▶ TASK DIRECTIONS: Please output exactly the part of the records below that opens with the line containing "(6 13 10 14)" and closes with the line containing "11 10)| = 6", both lines included, and nothing else.

▶ Dataset items:
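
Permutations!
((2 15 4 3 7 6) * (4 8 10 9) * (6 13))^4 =(2 9 13 8 3)(4 6 10 7 15)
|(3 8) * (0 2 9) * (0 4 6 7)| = 6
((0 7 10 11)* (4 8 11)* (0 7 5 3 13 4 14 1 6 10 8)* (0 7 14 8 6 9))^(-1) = ((0 5 3 13 4 7 6 10 8 11 14 1 9))^(-1) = (0 9 1 14 11 8 10 6 7 4 13 3 5)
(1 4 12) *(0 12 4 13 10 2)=(0 12 1 13 10 2)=[12, 13, 0, 3, 4, 5, 6, 7, 8, 9, 2, 11, 1, 10]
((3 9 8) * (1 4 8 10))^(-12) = ((1 4 8 3 9 10))^(-12) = (10)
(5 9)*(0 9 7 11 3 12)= (0 9 5 7 11 3 12)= [9, 1, 2, 12, 4, 7, 6, 11, 8, 5, 10, 3, 0]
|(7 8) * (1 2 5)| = |(1 2 5)(7 8)| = 6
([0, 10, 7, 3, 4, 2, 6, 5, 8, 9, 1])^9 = (1 10)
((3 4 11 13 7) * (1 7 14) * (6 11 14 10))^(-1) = (1 14 4 3 7)(6 10 13 11)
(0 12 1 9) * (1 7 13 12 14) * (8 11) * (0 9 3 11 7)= (0 14 1 3 11 8 7 13 12)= [14, 3, 2, 11, 4, 5, 6, 13, 7, 9, 10, 8, 0, 12, 1]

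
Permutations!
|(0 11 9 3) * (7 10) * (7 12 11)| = 7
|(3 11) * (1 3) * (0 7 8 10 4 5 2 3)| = 10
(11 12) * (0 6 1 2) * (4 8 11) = [6, 2, 0, 3, 8, 5, 1, 7, 11, 9, 10, 12, 4] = (0 6 1 2)(4 8 11 12)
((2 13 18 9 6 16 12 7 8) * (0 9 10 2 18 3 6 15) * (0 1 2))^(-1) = ((0 9 15 1 2 13 3 6 16 12 7 8 18 10))^(-1) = (0 10 18 8 7 12 16 6 3 13 2 1 15 9)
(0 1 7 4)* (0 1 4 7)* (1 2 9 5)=(0 4 2 9 5 1)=[4, 0, 9, 3, 2, 1, 6, 7, 8, 5]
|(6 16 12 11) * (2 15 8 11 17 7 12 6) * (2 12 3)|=|(2 15 8 11 12 17 7 3)(6 16)|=8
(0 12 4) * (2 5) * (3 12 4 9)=(0 4)(2 5)(3 12 9)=[4, 1, 5, 12, 0, 2, 6, 7, 8, 3, 10, 11, 9]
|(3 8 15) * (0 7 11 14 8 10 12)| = |(0 7 11 14 8 15 3 10 12)| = 9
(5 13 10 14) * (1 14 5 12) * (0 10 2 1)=(0 10 5 13 2 1 14 12)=[10, 14, 1, 3, 4, 13, 6, 7, 8, 9, 5, 11, 0, 2, 12]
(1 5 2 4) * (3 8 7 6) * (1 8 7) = (1 5 2 4 8)(3 7 6) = [0, 5, 4, 7, 8, 2, 3, 6, 1]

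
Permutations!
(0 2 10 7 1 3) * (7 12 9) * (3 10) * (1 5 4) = (0 2 3)(1 10 12 9 7 5 4) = [2, 10, 3, 0, 1, 4, 6, 5, 8, 7, 12, 11, 9]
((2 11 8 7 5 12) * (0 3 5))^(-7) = ((0 3 5 12 2 11 8 7))^(-7) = (0 3 5 12 2 11 8 7)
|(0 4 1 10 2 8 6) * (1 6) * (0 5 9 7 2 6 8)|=|(0 4 8 1 10 6 5 9 7 2)|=10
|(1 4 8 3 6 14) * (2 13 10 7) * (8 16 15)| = 8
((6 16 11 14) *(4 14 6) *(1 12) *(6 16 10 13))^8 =(16)(6 13 10)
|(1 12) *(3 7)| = 2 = |(1 12)(3 7)|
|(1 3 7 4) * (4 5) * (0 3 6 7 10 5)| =8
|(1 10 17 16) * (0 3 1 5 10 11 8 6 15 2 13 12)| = 20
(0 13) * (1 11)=(0 13)(1 11)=[13, 11, 2, 3, 4, 5, 6, 7, 8, 9, 10, 1, 12, 0]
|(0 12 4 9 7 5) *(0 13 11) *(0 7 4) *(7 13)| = |(0 12)(4 9)(5 7)(11 13)| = 2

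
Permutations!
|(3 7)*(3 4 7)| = 2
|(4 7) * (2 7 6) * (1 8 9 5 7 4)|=15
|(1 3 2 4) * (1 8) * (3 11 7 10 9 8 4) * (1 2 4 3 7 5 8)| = |(1 11 5 8 2 7 10 9)(3 4)| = 8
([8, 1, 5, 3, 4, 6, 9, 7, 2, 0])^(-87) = (0 5)(2 9)(6 8)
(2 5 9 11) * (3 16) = (2 5 9 11)(3 16) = [0, 1, 5, 16, 4, 9, 6, 7, 8, 11, 10, 2, 12, 13, 14, 15, 3]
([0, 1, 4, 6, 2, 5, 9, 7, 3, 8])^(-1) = (2 4)(3 8 9 6)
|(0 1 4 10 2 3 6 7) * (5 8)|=8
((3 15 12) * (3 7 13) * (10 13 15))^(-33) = (15)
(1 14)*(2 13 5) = [0, 14, 13, 3, 4, 2, 6, 7, 8, 9, 10, 11, 12, 5, 1] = (1 14)(2 13 5)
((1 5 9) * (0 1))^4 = ((0 1 5 9))^4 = (9)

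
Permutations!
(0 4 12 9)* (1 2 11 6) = (0 4 12 9)(1 2 11 6) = [4, 2, 11, 3, 12, 5, 1, 7, 8, 0, 10, 6, 9]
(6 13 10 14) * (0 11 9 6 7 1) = (0 11 9 6 13 10 14 7 1) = [11, 0, 2, 3, 4, 5, 13, 1, 8, 6, 14, 9, 12, 10, 7]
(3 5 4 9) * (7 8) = [0, 1, 2, 5, 9, 4, 6, 8, 7, 3] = (3 5 4 9)(7 8)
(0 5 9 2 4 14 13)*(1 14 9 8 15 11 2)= [5, 14, 4, 3, 9, 8, 6, 7, 15, 1, 10, 2, 12, 0, 13, 11]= (0 5 8 15 11 2 4 9 1 14 13)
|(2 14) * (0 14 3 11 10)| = |(0 14 2 3 11 10)| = 6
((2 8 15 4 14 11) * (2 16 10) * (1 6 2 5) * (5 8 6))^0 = (16)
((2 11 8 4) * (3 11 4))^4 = (3 11 8)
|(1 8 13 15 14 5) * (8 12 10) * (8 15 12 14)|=15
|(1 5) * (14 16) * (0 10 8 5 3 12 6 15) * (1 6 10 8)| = 20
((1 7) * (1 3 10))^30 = ((1 7 3 10))^30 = (1 3)(7 10)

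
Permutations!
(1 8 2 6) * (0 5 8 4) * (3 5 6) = (0 6 1 4)(2 3 5 8) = [6, 4, 3, 5, 0, 8, 1, 7, 2]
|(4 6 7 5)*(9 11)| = |(4 6 7 5)(9 11)| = 4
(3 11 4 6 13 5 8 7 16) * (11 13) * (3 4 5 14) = (3 13 14)(4 6 11 5 8 7 16) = [0, 1, 2, 13, 6, 8, 11, 16, 7, 9, 10, 5, 12, 14, 3, 15, 4]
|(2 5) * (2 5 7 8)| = |(2 7 8)| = 3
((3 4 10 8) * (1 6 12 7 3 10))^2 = ((1 6 12 7 3 4)(8 10))^2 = (1 12 3)(4 6 7)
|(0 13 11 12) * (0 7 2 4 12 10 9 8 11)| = 4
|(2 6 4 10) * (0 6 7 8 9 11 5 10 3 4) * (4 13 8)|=|(0 6)(2 7 4 3 13 8 9 11 5 10)|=10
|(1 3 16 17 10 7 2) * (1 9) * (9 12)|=9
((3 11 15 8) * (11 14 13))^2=(3 13 15)(8 14 11)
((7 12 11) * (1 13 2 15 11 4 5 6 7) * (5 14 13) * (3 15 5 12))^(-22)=(1 4 13 5 7 15)(2 6 3 11 12 14)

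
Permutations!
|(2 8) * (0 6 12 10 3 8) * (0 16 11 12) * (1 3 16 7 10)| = 18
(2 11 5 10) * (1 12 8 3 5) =(1 12 8 3 5 10 2 11) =[0, 12, 11, 5, 4, 10, 6, 7, 3, 9, 2, 1, 8]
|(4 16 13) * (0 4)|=|(0 4 16 13)|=4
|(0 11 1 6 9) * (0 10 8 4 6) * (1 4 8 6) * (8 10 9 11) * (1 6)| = |(0 8 10 1)(4 6 11)| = 12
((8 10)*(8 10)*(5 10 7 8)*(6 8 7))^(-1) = (5 8 6 10)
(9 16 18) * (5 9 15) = (5 9 16 18 15) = [0, 1, 2, 3, 4, 9, 6, 7, 8, 16, 10, 11, 12, 13, 14, 5, 18, 17, 15]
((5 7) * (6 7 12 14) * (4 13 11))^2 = (4 11 13)(5 14 7 12 6)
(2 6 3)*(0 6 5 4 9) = (0 6 3 2 5 4 9) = [6, 1, 5, 2, 9, 4, 3, 7, 8, 0]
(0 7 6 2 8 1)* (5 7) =[5, 0, 8, 3, 4, 7, 2, 6, 1] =(0 5 7 6 2 8 1)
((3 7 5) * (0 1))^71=((0 1)(3 7 5))^71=(0 1)(3 5 7)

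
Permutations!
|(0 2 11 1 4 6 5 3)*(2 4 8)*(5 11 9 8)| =|(0 4 6 11 1 5 3)(2 9 8)| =21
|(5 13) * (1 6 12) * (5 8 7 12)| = |(1 6 5 13 8 7 12)| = 7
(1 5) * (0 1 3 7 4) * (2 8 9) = [1, 5, 8, 7, 0, 3, 6, 4, 9, 2] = (0 1 5 3 7 4)(2 8 9)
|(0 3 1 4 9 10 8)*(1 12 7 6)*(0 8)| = 9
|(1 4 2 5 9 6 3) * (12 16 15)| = 21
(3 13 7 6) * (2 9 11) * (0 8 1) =(0 8 1)(2 9 11)(3 13 7 6) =[8, 0, 9, 13, 4, 5, 3, 6, 1, 11, 10, 2, 12, 7]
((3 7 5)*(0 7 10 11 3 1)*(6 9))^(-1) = ((0 7 5 1)(3 10 11)(6 9))^(-1) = (0 1 5 7)(3 11 10)(6 9)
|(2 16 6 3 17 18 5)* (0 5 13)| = 9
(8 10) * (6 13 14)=[0, 1, 2, 3, 4, 5, 13, 7, 10, 9, 8, 11, 12, 14, 6]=(6 13 14)(8 10)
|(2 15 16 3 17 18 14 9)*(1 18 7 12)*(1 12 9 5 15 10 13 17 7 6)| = |(1 18 14 5 15 16 3 7 9 2 10 13 17 6)| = 14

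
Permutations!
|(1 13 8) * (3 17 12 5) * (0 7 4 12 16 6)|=|(0 7 4 12 5 3 17 16 6)(1 13 8)|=9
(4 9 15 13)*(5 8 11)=[0, 1, 2, 3, 9, 8, 6, 7, 11, 15, 10, 5, 12, 4, 14, 13]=(4 9 15 13)(5 8 11)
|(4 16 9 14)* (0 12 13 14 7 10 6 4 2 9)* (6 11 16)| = 10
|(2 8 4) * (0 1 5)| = 3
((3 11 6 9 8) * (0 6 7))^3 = ((0 6 9 8 3 11 7))^3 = (0 8 7 9 11 6 3)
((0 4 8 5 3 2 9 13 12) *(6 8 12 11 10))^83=(0 12 4)(2 13 10 8 3 9 11 6 5)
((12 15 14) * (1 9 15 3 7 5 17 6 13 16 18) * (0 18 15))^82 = ((0 18 1 9)(3 7 5 17 6 13 16 15 14 12))^82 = (0 1)(3 5 6 16 14)(7 17 13 15 12)(9 18)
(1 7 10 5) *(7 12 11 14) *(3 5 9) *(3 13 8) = (1 12 11 14 7 10 9 13 8 3 5) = [0, 12, 2, 5, 4, 1, 6, 10, 3, 13, 9, 14, 11, 8, 7]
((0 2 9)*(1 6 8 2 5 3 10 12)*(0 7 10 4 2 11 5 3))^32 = (0 10 5 7 11 9 8 2 6 4 1 3 12)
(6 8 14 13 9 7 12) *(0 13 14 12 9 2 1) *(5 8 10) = (14)(0 13 2 1)(5 8 12 6 10)(7 9) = [13, 0, 1, 3, 4, 8, 10, 9, 12, 7, 5, 11, 6, 2, 14]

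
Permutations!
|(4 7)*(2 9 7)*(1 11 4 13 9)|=12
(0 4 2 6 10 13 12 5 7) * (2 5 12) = [4, 1, 6, 3, 5, 7, 10, 0, 8, 9, 13, 11, 12, 2] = (0 4 5 7)(2 6 10 13)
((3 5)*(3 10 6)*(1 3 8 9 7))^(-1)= ((1 3 5 10 6 8 9 7))^(-1)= (1 7 9 8 6 10 5 3)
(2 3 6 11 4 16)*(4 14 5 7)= [0, 1, 3, 6, 16, 7, 11, 4, 8, 9, 10, 14, 12, 13, 5, 15, 2]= (2 3 6 11 14 5 7 4 16)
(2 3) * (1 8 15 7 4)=(1 8 15 7 4)(2 3)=[0, 8, 3, 2, 1, 5, 6, 4, 15, 9, 10, 11, 12, 13, 14, 7]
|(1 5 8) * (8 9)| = 4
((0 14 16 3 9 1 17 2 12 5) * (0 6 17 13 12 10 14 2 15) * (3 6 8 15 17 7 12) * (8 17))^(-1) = (0 15 8 17 5 12 7 6 16 14 10 2)(1 9 3 13)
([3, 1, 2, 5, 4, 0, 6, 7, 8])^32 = (8)(0 5 3)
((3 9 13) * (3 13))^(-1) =((13)(3 9))^(-1) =(13)(3 9)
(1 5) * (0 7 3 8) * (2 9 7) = [2, 5, 9, 8, 4, 1, 6, 3, 0, 7] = (0 2 9 7 3 8)(1 5)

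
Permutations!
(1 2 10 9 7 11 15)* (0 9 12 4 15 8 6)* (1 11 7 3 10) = (0 9 3 10 12 4 15 11 8 6)(1 2) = [9, 2, 1, 10, 15, 5, 0, 7, 6, 3, 12, 8, 4, 13, 14, 11]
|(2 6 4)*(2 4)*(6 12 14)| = 4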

▶ YOUR RESPONSE:
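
(6 13 10 14) * (0 11 9 6 7 1) = (0 11 9 6 13 10 14 7 1) = [11, 0, 2, 3, 4, 5, 13, 1, 8, 6, 14, 9, 12, 10, 7]
(3 5 4 9) * (7 8) = [0, 1, 2, 5, 9, 4, 6, 8, 7, 3] = (3 5 4 9)(7 8)
(0 5 9 2 4 14 13)*(1 14 9 8 15 11 2)= [5, 14, 4, 3, 9, 8, 6, 7, 15, 1, 10, 2, 12, 0, 13, 11]= (0 5 8 15 11 2 4 9 1 14 13)
|(2 14) * (0 14 3 11 10)| = |(0 14 2 3 11 10)| = 6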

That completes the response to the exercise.